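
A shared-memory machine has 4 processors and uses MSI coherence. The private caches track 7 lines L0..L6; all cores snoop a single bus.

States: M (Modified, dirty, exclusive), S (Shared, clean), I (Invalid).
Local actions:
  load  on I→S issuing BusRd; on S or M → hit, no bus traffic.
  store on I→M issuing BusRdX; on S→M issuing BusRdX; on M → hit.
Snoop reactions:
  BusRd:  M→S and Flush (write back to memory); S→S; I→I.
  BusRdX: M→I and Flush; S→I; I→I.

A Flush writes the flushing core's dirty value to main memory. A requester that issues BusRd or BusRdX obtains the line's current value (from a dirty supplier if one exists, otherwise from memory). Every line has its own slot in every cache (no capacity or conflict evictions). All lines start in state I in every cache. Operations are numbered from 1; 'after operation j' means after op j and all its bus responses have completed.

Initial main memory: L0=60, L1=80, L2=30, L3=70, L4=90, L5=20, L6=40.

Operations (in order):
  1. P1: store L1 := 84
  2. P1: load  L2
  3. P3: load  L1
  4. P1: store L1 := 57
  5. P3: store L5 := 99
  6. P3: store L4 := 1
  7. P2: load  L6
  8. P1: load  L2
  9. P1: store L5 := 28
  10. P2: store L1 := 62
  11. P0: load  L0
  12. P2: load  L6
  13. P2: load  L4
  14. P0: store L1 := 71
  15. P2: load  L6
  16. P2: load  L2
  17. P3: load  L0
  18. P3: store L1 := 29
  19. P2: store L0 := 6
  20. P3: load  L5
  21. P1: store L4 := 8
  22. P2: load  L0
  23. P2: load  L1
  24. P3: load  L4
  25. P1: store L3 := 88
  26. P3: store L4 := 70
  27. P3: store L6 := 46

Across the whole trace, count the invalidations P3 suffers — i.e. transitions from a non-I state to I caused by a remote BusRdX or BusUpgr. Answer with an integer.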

= What this task involves =
All lines from the one that holds "6. P3: store L4 := 1" through the end of the records are to be returned exactly, including both boundary lines, and no others.

= Response to the task =
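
  6. P3: store L4 := 1
  7. P2: load  L6
  8. P1: load  L2
  9. P1: store L5 := 28
  10. P2: store L1 := 62
  11. P0: load  L0
  12. P2: load  L6
  13. P2: load  L4
  14. P0: store L1 := 71
  15. P2: load  L6
  16. P2: load  L2
  17. P3: load  L0
  18. P3: store L1 := 29
  19. P2: store L0 := 6
  20. P3: load  L5
  21. P1: store L4 := 8
  22. P2: load  L0
  23. P2: load  L1
  24. P3: load  L4
  25. P1: store L3 := 88
  26. P3: store L4 := 70
  27. P3: store L6 := 46

Across the whole trace, count the invalidations P3 suffers — i.e. transitions from a non-I state to I caused by a remote BusRdX or BusUpgr. Answer with an integer.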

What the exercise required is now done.